Action item: Write out the line that contains "A diesel generator set uses", then every following line to the end of the records below, with no other lines and no changes.

The input:
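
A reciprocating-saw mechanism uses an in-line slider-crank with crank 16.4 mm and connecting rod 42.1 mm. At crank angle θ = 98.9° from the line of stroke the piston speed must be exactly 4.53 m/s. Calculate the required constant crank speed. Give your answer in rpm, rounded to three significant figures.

2860

For an in-line slider-crank, |v_piston| = rω|sinθ|·[1 + r cosθ/√(L² − r² sin²θ)].
With r = 0.0164 m, L = 0.0421 m, θ = 98.9°: the bracketed kinematic factor |dx/dθ| = 0.015145 m.
ω = v/|dx/dθ| = 4.53/0.015145 = 299.12 rad/s.
N = 60ω/(2π) = 2856.4 rpm.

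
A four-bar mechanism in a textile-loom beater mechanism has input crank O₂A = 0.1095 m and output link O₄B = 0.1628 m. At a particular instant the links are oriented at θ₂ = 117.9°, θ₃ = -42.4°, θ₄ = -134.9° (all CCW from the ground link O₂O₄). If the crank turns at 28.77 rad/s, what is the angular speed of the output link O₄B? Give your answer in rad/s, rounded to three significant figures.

ω₂ = 28.77 rad/s
Differentiating the loop-closure r₂e^{iθ₂}+r₃e^{iθ₃}=r₁+r₄e^{iθ₄} gives r₂ω₂e^{iθ₂}+r₃ω₃e^{iθ₃}=r₄ω₄e^{iθ₄}.
Eliminating the other unknown: ω₄ = r₂ω₂ sin(θ₂−θ₃) / [r₄ sin(θ₄−θ₃)].
Numerator sine = +0.33710; denominator sine = -0.99905.
Result = 0.1095·28.77·(+0.33710) / (0.1628·(-0.99905)) = -6.5293 rad/s; magnitude 6.5293 rad/s.

6.53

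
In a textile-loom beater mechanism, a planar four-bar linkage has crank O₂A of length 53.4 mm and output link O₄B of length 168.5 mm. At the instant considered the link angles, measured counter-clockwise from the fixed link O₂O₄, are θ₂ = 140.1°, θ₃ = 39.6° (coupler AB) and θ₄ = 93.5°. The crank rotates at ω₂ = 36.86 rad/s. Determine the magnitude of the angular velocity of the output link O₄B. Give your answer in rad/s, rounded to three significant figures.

14.2

ω₂ = 36.86 rad/s
Differentiating the loop-closure r₂e^{iθ₂}+r₃e^{iθ₃}=r₁+r₄e^{iθ₄} gives r₂ω₂e^{iθ₂}+r₃ω₃e^{iθ₃}=r₄ω₄e^{iθ₄}.
Eliminating the other unknown: ω₄ = r₂ω₂ sin(θ₂−θ₃) / [r₄ sin(θ₄−θ₃)].
Numerator sine = +0.98325; denominator sine = +0.80799.
Result = 0.0534·36.86·(+0.98325) / (0.1685·(+0.80799)) = +14.215 rad/s; magnitude 14.215 rad/s.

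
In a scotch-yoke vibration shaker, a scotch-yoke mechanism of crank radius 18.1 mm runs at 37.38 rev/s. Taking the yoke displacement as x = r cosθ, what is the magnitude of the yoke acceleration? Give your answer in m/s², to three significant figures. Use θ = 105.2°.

ω = 234.9 rad/s (from 37.38 rev/s).
x = r cosθ ⇒ ẍ = −rω² cosθ (ω constant).
|a| = rω²|cosθ| = 0.0181·(234.9)²·|cos 105.2°| = 261.78 m/s².

262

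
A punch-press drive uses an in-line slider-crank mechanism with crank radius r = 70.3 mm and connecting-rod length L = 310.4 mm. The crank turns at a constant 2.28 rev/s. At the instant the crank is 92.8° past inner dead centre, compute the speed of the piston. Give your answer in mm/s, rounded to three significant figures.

994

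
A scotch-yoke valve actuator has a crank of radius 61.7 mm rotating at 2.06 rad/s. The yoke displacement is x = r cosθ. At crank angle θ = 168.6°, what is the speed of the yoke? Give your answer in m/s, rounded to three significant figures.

ω = 2.06 rad/s
x = r cosθ ⇒ ẋ = −rω sinθ.
|v| = rω|sinθ| = 0.0617·2.06·|sin 168.6°| = 0.025123 m/s.

0.0251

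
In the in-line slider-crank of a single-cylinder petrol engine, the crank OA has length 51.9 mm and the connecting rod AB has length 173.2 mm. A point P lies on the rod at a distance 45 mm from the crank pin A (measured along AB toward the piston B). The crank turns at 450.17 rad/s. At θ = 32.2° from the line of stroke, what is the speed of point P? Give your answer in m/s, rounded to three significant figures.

19.8

ω = 450.2 rad/s.  Crank-pin speed |V_A| = rω = 23.364 m/s, perpendicular to OA.
Rod angle: sinφ = −(r/L) sinθ ⇒ φ = -9.188°; ω_rod = −rω cosθ/√(L²−r²sin²θ) = -115.63 rad/s.
V_P = V_A + ω_rod × AP, with AP = 0.045 m along the rod.
Components: V_Px = −rω sinθ − a·ω_rod·sinφ = -13.281 m/s;  V_Py = rω cosθ + a·ω_rod·cosφ = +14.634 m/s.
|V_P| = √(V_Px² + V_Py²) = 19.762 m/s.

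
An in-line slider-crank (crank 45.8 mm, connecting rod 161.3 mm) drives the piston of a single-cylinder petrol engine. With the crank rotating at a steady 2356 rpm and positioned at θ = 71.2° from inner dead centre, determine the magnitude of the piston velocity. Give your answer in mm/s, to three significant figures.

11700

ω = 2π·2356/60 = 246.7 rad/s
For an in-line slider-crank, x = r cosθ + √(L² − r² sin²θ), so v = −rω sinθ·[1 + r cosθ/√(L² − r² sin²θ)].
With r = 0.0458 m, L = 0.1613 m, θ = 71.2°: √(L² − r² sin²θ) = 0.15536 m.
v = −0.0458·246.7·0.94665·[1 + 0.0458·0.32227/0.15536] = -11.713 m/s.
|v| = 11.713 m/s = 11713 mm/s.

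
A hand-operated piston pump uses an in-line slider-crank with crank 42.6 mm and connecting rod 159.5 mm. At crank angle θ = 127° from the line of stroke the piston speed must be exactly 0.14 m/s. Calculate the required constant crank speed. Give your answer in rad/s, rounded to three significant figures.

4.93

For an in-line slider-crank, |v_piston| = rω|sinθ|·[1 + r cosθ/√(L² − r² sin²θ)].
With r = 0.0426 m, L = 0.1595 m, θ = 127°: the bracketed kinematic factor |dx/dθ| = 0.028425 m.
ω = v/|dx/dθ| = 0.14/0.028425 = 4.9253 rad/s.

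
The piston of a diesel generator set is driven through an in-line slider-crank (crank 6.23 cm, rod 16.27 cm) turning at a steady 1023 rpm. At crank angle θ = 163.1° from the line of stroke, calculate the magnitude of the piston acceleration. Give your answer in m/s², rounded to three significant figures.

ω = 2π·1023/60 = 107.1 rad/s
x(θ) = r cosθ + √(L² − r² sin²θ); with ω constant, a = ω²·d²x/dθ².
d²x/dθ² = −r cosθ − r²(cos2θ)/√u − r⁴ sin²2θ/(4u^{3/2}),  u = L² − r² sin²θ = 0.0261433 m².
Substituting r = 0.0623 m, L = 0.1627 m, θ = 163.1°: d²x/dθ² = +0.039386 m.
a = ω²·d²x/dθ² = (107.1)²·(+0.039386) = +452.02 m/s²;  |a| = 452.02 m/s².

452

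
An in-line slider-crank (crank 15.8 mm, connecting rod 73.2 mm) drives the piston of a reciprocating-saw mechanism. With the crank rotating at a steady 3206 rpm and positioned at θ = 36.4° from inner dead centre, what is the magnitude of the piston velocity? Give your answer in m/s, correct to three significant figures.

3.70

ω = 2π·3206/60 = 335.7 rad/s
For an in-line slider-crank, x = r cosθ + √(L² − r² sin²θ), so v = −rω sinθ·[1 + r cosθ/√(L² − r² sin²θ)].
With r = 0.0158 m, L = 0.0732 m, θ = 36.4°: √(L² − r² sin²θ) = 0.072597 m.
v = −0.0158·335.7·0.59342·[1 + 0.0158·0.80489/0.072597] = -3.6993 m/s.
|v| = 3.6993 m/s.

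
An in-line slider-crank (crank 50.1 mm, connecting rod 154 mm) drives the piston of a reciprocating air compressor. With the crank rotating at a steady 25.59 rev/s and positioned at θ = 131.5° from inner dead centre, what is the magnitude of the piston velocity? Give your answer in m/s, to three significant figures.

4.69

ω = 2π·25.6 = 160.8 rad/s
For an in-line slider-crank, x = r cosθ + √(L² − r² sin²θ), so v = −rω sinθ·[1 + r cosθ/√(L² − r² sin²θ)].
With r = 0.0501 m, L = 0.154 m, θ = 131.5°: √(L² − r² sin²θ) = 0.14936 m.
v = −0.0501·160.8·0.74896·[1 + 0.0501·-0.66262/0.14936] = -4.6922 m/s.
|v| = 4.6922 m/s.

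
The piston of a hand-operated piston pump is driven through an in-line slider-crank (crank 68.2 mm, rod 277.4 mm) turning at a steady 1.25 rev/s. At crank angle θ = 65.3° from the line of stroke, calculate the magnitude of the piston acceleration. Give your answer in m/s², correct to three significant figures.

1.08

ω = 2π·1.25 = 7.854 rad/s
x(θ) = r cosθ + √(L² − r² sin²θ); with ω constant, a = ω²·d²x/dθ².
d²x/dθ² = −r cosθ − r²(cos2θ)/√u − r⁴ sin²2θ/(4u^{3/2}),  u = L² − r² sin²θ = 0.0731117 m².
Substituting r = 0.0682 m, L = 0.2774 m, θ = 65.3°: d²x/dθ² = -0.017462 m.
a = ω²·d²x/dθ² = (7.854)²·(-0.017462) = -1.0771 m/s²;  |a| = 1.0771 m/s².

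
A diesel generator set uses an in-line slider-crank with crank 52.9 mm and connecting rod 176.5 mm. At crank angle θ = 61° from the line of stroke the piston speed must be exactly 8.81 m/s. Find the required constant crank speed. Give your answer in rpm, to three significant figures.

1580

For an in-line slider-crank, |v_piston| = rω|sinθ|·[1 + r cosθ/√(L² − r² sin²θ)].
With r = 0.0529 m, L = 0.1765 m, θ = 61°: the bracketed kinematic factor |dx/dθ| = 0.053234 m.
ω = v/|dx/dθ| = 8.81/0.053234 = 165.5 rad/s.
N = 60ω/(2π) = 1580.4 rpm.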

Answer box:
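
A diesel generator set uses an in-line slider-crank with crank 52.9 mm and connecting rod 176.5 mm. At crank angle θ = 61° from the line of stroke the piston speed must be exactly 8.81 m/s. Find the required constant crank speed. Give your answer in rpm, to three significant figures.

1580

For an in-line slider-crank, |v_piston| = rω|sinθ|·[1 + r cosθ/√(L² − r² sin²θ)].
With r = 0.0529 m, L = 0.1765 m, θ = 61°: the bracketed kinematic factor |dx/dθ| = 0.053234 m.
ω = v/|dx/dθ| = 8.81/0.053234 = 165.5 rad/s.
N = 60ω/(2π) = 1580.4 rpm.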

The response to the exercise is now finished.